» **Your goal**
Set all of the entries down again precisely as they are written.

» **Given entries**
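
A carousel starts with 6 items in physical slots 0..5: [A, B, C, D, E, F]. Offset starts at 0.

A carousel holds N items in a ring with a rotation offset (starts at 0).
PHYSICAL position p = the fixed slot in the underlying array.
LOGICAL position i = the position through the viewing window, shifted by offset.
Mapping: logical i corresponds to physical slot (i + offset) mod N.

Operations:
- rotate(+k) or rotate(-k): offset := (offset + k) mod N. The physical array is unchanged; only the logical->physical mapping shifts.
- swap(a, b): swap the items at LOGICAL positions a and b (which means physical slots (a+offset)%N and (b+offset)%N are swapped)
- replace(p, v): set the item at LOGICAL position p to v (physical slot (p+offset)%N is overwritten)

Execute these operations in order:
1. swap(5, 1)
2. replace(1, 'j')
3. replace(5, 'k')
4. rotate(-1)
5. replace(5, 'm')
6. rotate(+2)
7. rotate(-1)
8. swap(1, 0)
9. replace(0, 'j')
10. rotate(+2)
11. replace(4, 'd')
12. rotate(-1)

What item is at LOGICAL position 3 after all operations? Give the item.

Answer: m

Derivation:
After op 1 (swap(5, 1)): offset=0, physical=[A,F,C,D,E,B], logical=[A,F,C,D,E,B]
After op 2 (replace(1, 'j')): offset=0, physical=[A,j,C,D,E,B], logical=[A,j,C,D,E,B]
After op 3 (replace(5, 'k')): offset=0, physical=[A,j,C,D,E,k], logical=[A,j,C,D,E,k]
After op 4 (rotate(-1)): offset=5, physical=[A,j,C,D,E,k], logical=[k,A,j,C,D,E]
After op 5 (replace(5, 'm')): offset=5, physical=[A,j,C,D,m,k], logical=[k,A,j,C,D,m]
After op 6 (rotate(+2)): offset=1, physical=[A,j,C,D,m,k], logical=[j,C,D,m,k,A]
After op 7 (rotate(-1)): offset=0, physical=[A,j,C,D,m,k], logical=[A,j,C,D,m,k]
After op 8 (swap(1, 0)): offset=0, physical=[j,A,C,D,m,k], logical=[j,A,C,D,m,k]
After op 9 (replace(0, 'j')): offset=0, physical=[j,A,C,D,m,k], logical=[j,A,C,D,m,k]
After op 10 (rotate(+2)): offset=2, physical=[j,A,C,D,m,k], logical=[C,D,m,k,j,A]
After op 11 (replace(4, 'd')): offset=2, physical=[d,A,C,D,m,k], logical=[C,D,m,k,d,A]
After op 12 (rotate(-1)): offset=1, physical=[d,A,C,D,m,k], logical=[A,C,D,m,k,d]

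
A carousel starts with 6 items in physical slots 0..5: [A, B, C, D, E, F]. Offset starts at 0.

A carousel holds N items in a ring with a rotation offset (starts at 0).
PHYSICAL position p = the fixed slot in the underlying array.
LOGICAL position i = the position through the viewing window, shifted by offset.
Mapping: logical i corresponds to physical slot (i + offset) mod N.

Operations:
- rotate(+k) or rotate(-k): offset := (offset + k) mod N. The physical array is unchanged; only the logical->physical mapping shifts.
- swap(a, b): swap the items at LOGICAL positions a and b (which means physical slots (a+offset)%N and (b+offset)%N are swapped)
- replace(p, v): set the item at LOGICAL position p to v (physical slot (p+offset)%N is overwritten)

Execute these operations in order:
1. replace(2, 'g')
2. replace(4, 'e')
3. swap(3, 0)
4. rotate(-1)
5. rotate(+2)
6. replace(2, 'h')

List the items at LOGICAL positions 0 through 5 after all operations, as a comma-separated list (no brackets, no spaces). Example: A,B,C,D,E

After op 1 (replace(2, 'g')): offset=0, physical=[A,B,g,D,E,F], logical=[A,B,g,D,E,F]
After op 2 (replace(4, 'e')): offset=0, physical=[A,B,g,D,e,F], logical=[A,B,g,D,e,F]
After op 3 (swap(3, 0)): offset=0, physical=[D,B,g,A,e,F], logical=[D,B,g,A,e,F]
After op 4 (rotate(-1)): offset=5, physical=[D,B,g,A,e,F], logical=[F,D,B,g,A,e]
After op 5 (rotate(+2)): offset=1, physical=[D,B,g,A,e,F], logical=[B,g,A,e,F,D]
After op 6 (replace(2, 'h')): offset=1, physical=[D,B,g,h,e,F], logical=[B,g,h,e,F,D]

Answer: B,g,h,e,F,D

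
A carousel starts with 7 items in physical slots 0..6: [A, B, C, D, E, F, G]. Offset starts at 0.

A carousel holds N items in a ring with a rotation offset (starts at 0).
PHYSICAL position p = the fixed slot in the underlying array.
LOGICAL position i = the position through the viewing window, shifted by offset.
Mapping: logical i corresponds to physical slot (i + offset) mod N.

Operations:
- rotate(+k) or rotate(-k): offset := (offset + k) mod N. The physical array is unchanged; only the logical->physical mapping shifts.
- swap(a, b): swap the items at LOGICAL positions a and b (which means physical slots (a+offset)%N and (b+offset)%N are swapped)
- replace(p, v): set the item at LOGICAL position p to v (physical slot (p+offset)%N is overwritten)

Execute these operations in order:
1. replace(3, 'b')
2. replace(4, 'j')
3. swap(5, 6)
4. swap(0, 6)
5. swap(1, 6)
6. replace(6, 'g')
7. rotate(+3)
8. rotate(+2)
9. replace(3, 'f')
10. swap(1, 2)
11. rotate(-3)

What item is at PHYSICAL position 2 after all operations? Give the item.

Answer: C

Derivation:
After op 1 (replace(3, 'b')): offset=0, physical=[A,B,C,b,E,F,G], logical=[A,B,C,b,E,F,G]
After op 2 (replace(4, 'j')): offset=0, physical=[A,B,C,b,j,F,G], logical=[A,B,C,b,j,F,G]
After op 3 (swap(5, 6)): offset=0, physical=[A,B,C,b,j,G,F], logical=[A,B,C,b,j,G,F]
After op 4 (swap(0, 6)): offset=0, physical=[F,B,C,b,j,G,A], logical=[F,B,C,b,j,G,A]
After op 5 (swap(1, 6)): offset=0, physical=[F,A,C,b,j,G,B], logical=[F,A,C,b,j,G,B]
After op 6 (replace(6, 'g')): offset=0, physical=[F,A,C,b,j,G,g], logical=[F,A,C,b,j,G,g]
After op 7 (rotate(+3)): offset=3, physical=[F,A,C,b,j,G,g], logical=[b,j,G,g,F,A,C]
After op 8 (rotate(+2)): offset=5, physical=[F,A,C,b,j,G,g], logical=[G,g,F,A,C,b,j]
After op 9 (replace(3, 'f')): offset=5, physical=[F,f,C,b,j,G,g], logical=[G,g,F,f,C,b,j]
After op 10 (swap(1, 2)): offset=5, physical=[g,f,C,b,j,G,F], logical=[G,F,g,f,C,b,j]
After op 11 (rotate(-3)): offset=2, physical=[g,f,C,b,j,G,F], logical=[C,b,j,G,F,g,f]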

» **Output for this task**
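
A carousel starts with 6 items in physical slots 0..5: [A, B, C, D, E, F]. Offset starts at 0.

A carousel holds N items in a ring with a rotation offset (starts at 0).
PHYSICAL position p = the fixed slot in the underlying array.
LOGICAL position i = the position through the viewing window, shifted by offset.
Mapping: logical i corresponds to physical slot (i + offset) mod N.

Operations:
- rotate(+k) or rotate(-k): offset := (offset + k) mod N. The physical array is unchanged; only the logical->physical mapping shifts.
- swap(a, b): swap the items at LOGICAL positions a and b (which means physical slots (a+offset)%N and (b+offset)%N are swapped)
- replace(p, v): set the item at LOGICAL position p to v (physical slot (p+offset)%N is overwritten)

Execute these operations in order:
1. swap(5, 1)
2. replace(1, 'j')
3. replace(5, 'k')
4. rotate(-1)
5. replace(5, 'm')
6. rotate(+2)
7. rotate(-1)
8. swap(1, 0)
9. replace(0, 'j')
10. rotate(+2)
11. replace(4, 'd')
12. rotate(-1)

What item is at LOGICAL position 3 after all operations? Give the item.

Answer: m

Derivation:
After op 1 (swap(5, 1)): offset=0, physical=[A,F,C,D,E,B], logical=[A,F,C,D,E,B]
After op 2 (replace(1, 'j')): offset=0, physical=[A,j,C,D,E,B], logical=[A,j,C,D,E,B]
After op 3 (replace(5, 'k')): offset=0, physical=[A,j,C,D,E,k], logical=[A,j,C,D,E,k]
After op 4 (rotate(-1)): offset=5, physical=[A,j,C,D,E,k], logical=[k,A,j,C,D,E]
After op 5 (replace(5, 'm')): offset=5, physical=[A,j,C,D,m,k], logical=[k,A,j,C,D,m]
After op 6 (rotate(+2)): offset=1, physical=[A,j,C,D,m,k], logical=[j,C,D,m,k,A]
After op 7 (rotate(-1)): offset=0, physical=[A,j,C,D,m,k], logical=[A,j,C,D,m,k]
After op 8 (swap(1, 0)): offset=0, physical=[j,A,C,D,m,k], logical=[j,A,C,D,m,k]
After op 9 (replace(0, 'j')): offset=0, physical=[j,A,C,D,m,k], logical=[j,A,C,D,m,k]
After op 10 (rotate(+2)): offset=2, physical=[j,A,C,D,m,k], logical=[C,D,m,k,j,A]
After op 11 (replace(4, 'd')): offset=2, physical=[d,A,C,D,m,k], logical=[C,D,m,k,d,A]
After op 12 (rotate(-1)): offset=1, physical=[d,A,C,D,m,k], logical=[A,C,D,m,k,d]

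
A carousel starts with 6 items in physical slots 0..5: [A, B, C, D, E, F]. Offset starts at 0.

A carousel holds N items in a ring with a rotation offset (starts at 0).
PHYSICAL position p = the fixed slot in the underlying array.
LOGICAL position i = the position through the viewing window, shifted by offset.
Mapping: logical i corresponds to physical slot (i + offset) mod N.

Operations:
- rotate(+k) or rotate(-k): offset := (offset + k) mod N. The physical array is unchanged; only the logical->physical mapping shifts.
- swap(a, b): swap the items at LOGICAL positions a and b (which means physical slots (a+offset)%N and (b+offset)%N are swapped)
- replace(p, v): set the item at LOGICAL position p to v (physical slot (p+offset)%N is overwritten)

Execute these operations in order:
1. replace(2, 'g')
2. replace(4, 'e')
3. swap(3, 0)
4. rotate(-1)
5. rotate(+2)
6. replace(2, 'h')

List the items at LOGICAL positions 0 through 5 after all operations, as a comma-separated list (no brackets, no spaces). Example: A,B,C,D,E

After op 1 (replace(2, 'g')): offset=0, physical=[A,B,g,D,E,F], logical=[A,B,g,D,E,F]
After op 2 (replace(4, 'e')): offset=0, physical=[A,B,g,D,e,F], logical=[A,B,g,D,e,F]
After op 3 (swap(3, 0)): offset=0, physical=[D,B,g,A,e,F], logical=[D,B,g,A,e,F]
After op 4 (rotate(-1)): offset=5, physical=[D,B,g,A,e,F], logical=[F,D,B,g,A,e]
After op 5 (rotate(+2)): offset=1, physical=[D,B,g,A,e,F], logical=[B,g,A,e,F,D]
After op 6 (replace(2, 'h')): offset=1, physical=[D,B,g,h,e,F], logical=[B,g,h,e,F,D]

Answer: B,g,h,e,F,D

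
A carousel starts with 7 items in physical slots 0..6: [A, B, C, D, E, F, G]. Offset starts at 0.

A carousel holds N items in a ring with a rotation offset (starts at 0).
PHYSICAL position p = the fixed slot in the underlying array.
LOGICAL position i = the position through the viewing window, shifted by offset.
Mapping: logical i corresponds to physical slot (i + offset) mod N.

Operations:
- rotate(+k) or rotate(-k): offset := (offset + k) mod N. The physical array is unchanged; only the logical->physical mapping shifts.
- swap(a, b): swap the items at LOGICAL positions a and b (which means physical slots (a+offset)%N and (b+offset)%N are swapped)
- replace(p, v): set the item at LOGICAL position p to v (physical slot (p+offset)%N is overwritten)

Execute these operations in order:
1. replace(3, 'b')
2. replace(4, 'j')
3. swap(5, 6)
4. swap(0, 6)
5. swap(1, 6)
6. replace(6, 'g')
7. rotate(+3)
8. rotate(+2)
9. replace(3, 'f')
10. swap(1, 2)
11. rotate(-3)

What item is at PHYSICAL position 2 after all operations? Give the item.

Answer: C

Derivation:
After op 1 (replace(3, 'b')): offset=0, physical=[A,B,C,b,E,F,G], logical=[A,B,C,b,E,F,G]
After op 2 (replace(4, 'j')): offset=0, physical=[A,B,C,b,j,F,G], logical=[A,B,C,b,j,F,G]
After op 3 (swap(5, 6)): offset=0, physical=[A,B,C,b,j,G,F], logical=[A,B,C,b,j,G,F]
After op 4 (swap(0, 6)): offset=0, physical=[F,B,C,b,j,G,A], logical=[F,B,C,b,j,G,A]
After op 5 (swap(1, 6)): offset=0, physical=[F,A,C,b,j,G,B], logical=[F,A,C,b,j,G,B]
After op 6 (replace(6, 'g')): offset=0, physical=[F,A,C,b,j,G,g], logical=[F,A,C,b,j,G,g]
After op 7 (rotate(+3)): offset=3, physical=[F,A,C,b,j,G,g], logical=[b,j,G,g,F,A,C]
After op 8 (rotate(+2)): offset=5, physical=[F,A,C,b,j,G,g], logical=[G,g,F,A,C,b,j]
After op 9 (replace(3, 'f')): offset=5, physical=[F,f,C,b,j,G,g], logical=[G,g,F,f,C,b,j]
After op 10 (swap(1, 2)): offset=5, physical=[g,f,C,b,j,G,F], logical=[G,F,g,f,C,b,j]
After op 11 (rotate(-3)): offset=2, physical=[g,f,C,b,j,G,F], logical=[C,b,j,G,F,g,f]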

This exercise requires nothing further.